Instructions to follow – Locate the line that contains "Let n(D) = (D" in the entries below, then repeat it and every following line through the line that contains "Let 4 - 1*w(z, o)/4", exactly, and no others.

==== Records for the exercise

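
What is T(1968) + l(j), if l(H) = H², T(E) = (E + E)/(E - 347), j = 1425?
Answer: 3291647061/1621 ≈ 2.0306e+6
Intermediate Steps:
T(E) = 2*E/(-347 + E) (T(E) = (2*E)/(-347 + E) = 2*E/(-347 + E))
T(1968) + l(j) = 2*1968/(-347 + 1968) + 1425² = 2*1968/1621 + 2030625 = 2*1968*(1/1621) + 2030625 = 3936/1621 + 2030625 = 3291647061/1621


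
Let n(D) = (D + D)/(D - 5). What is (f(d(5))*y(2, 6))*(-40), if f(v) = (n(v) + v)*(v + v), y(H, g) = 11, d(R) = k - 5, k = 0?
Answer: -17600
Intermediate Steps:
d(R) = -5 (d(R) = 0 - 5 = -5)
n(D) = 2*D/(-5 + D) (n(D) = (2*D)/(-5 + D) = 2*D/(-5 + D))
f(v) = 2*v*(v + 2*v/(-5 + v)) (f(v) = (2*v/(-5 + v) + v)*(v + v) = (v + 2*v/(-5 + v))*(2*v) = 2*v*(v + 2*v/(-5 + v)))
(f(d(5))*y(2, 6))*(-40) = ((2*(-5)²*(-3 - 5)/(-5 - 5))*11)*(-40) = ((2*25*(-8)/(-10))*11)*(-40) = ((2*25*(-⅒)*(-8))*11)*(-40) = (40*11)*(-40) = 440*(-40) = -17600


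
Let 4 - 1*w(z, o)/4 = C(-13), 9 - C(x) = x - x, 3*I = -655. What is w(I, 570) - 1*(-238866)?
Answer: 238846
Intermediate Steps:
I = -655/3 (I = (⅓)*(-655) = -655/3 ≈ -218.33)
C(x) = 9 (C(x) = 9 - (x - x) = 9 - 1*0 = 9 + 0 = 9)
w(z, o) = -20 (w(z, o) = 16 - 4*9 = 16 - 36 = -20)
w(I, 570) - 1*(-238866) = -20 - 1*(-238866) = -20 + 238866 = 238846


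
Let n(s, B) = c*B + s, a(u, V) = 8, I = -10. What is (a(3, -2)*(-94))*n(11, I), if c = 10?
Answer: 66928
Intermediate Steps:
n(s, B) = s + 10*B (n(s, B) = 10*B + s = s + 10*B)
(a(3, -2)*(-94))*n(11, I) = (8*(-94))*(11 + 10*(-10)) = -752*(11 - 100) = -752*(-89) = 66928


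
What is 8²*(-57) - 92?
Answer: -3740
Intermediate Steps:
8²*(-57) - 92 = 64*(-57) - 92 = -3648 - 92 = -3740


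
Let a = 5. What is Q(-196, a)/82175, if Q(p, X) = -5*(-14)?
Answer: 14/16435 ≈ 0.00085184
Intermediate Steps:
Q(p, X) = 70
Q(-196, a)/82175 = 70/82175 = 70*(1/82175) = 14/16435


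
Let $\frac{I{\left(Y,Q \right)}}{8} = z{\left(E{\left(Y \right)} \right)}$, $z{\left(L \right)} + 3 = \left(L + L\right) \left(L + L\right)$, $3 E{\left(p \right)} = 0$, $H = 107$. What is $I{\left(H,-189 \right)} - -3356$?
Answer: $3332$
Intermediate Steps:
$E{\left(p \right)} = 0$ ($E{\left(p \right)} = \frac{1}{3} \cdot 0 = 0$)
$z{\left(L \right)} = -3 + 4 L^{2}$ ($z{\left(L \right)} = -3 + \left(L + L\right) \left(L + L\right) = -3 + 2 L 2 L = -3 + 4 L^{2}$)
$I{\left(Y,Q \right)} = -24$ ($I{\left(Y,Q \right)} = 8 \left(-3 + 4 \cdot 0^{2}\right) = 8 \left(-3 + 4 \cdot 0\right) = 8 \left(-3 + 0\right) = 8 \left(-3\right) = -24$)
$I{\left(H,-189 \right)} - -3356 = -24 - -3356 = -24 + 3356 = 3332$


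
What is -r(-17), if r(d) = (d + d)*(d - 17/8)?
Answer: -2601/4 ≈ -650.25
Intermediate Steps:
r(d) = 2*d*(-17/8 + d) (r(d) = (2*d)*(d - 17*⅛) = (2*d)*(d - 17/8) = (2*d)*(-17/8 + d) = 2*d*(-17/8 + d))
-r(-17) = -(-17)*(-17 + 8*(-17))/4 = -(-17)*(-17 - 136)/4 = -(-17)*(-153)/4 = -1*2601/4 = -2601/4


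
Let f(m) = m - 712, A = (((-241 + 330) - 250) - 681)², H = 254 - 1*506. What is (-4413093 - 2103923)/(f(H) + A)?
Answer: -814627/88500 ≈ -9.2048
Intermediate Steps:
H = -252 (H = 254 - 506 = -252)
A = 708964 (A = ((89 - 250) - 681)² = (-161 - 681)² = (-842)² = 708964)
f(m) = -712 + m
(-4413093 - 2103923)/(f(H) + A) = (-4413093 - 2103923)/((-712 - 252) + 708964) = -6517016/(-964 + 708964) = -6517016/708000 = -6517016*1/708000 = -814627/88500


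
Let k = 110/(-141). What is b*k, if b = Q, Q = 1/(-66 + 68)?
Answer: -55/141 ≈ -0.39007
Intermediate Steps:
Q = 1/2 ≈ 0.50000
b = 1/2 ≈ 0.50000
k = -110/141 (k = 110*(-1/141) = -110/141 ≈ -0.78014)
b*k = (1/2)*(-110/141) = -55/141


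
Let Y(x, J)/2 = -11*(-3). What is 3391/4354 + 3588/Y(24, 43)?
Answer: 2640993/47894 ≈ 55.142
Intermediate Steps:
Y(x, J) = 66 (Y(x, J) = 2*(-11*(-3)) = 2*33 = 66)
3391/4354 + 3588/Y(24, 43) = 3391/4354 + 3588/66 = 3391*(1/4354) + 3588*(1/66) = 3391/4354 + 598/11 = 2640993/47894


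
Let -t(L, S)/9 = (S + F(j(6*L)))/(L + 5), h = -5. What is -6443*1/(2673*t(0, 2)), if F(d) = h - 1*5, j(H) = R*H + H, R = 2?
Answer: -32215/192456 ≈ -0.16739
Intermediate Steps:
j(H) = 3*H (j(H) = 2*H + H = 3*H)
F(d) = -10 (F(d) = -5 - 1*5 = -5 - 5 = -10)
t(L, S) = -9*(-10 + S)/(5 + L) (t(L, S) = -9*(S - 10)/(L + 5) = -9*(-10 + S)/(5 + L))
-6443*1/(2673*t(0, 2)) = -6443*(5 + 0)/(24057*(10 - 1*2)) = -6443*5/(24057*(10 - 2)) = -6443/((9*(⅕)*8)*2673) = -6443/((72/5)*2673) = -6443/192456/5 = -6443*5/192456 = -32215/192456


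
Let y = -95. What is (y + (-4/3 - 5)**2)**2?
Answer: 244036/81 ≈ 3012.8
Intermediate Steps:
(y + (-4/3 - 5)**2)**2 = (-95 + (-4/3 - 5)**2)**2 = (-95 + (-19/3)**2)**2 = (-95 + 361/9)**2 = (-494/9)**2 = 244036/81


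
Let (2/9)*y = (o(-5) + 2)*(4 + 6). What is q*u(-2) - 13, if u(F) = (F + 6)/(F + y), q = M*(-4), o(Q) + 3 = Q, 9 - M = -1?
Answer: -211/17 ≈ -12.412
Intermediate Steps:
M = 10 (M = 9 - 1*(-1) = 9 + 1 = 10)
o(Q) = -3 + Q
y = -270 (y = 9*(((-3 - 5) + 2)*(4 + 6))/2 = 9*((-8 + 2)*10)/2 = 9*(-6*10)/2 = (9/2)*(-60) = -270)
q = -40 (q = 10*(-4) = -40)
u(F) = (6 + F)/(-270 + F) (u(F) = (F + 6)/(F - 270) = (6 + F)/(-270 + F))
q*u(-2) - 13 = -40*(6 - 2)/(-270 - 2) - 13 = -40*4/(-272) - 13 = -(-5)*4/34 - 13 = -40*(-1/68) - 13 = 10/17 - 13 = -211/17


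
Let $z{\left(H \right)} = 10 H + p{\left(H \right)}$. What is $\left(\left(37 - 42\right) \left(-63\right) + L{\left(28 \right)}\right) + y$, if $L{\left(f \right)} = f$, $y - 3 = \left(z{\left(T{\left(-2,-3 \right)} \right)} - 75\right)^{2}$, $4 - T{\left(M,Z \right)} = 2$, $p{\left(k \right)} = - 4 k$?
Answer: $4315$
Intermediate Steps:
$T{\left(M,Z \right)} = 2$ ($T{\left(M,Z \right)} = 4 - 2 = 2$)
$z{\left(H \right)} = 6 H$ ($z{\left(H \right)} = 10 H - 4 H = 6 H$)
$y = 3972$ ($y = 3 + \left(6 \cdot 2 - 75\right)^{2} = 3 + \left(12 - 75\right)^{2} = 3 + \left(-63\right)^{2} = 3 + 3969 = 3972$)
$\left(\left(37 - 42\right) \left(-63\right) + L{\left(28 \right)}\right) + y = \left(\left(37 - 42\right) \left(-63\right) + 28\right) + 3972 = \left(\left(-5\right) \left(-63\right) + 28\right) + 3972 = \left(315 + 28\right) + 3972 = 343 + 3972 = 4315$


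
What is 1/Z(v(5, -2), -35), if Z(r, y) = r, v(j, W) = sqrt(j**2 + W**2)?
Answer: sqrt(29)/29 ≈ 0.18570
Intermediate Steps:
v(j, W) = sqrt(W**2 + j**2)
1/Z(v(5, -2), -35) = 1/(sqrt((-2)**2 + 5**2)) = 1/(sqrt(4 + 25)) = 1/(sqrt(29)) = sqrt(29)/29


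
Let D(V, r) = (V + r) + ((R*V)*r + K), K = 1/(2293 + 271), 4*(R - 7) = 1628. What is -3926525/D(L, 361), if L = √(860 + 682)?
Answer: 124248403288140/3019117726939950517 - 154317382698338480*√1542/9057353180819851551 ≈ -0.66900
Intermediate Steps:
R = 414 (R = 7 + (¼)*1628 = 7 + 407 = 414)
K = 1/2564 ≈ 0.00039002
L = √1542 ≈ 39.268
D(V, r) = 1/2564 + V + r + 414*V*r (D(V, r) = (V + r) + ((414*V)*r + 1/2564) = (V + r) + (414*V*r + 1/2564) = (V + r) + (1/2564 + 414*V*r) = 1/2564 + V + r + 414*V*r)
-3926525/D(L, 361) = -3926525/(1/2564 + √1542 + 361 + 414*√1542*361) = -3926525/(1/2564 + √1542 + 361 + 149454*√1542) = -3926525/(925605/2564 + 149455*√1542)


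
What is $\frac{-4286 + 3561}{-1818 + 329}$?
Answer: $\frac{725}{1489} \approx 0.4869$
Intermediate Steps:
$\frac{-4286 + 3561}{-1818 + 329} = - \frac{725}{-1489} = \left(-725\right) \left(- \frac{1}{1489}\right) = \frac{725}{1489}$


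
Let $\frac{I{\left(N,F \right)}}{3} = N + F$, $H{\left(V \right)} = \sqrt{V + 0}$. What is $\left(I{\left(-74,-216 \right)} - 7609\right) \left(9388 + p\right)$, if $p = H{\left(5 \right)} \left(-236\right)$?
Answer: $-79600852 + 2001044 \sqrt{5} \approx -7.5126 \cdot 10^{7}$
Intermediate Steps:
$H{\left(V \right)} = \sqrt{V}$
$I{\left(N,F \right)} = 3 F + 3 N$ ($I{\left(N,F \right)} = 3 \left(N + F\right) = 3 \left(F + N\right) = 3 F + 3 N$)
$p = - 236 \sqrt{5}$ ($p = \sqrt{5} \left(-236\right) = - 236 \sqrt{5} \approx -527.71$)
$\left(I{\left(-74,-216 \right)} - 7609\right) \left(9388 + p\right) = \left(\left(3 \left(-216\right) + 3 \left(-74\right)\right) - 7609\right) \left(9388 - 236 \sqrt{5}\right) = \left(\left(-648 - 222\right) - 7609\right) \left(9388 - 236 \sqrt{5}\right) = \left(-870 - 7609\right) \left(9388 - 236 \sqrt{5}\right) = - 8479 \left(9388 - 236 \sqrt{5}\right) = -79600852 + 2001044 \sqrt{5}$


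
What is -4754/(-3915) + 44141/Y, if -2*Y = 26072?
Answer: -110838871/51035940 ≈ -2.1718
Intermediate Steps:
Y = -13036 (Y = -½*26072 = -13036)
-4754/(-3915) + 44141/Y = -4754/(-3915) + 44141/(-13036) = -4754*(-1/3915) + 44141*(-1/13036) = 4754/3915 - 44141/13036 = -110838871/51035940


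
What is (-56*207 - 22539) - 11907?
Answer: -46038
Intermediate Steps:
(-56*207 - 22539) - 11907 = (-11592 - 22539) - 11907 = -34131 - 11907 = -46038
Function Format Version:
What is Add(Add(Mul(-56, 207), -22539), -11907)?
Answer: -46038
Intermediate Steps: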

========

Exercise response –
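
Let n(D) = (D + D)/(D - 5). What is (f(d(5))*y(2, 6))*(-40), if f(v) = (n(v) + v)*(v + v), y(H, g) = 11, d(R) = k - 5, k = 0?
Answer: -17600
Intermediate Steps:
d(R) = -5 (d(R) = 0 - 5 = -5)
n(D) = 2*D/(-5 + D) (n(D) = (2*D)/(-5 + D) = 2*D/(-5 + D))
f(v) = 2*v*(v + 2*v/(-5 + v)) (f(v) = (2*v/(-5 + v) + v)*(v + v) = (v + 2*v/(-5 + v))*(2*v) = 2*v*(v + 2*v/(-5 + v)))
(f(d(5))*y(2, 6))*(-40) = ((2*(-5)²*(-3 - 5)/(-5 - 5))*11)*(-40) = ((2*25*(-8)/(-10))*11)*(-40) = ((2*25*(-⅒)*(-8))*11)*(-40) = (40*11)*(-40) = 440*(-40) = -17600


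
Let 4 - 1*w(z, o)/4 = C(-13), 9 - C(x) = x - x, 3*I = -655. What is w(I, 570) - 1*(-238866)?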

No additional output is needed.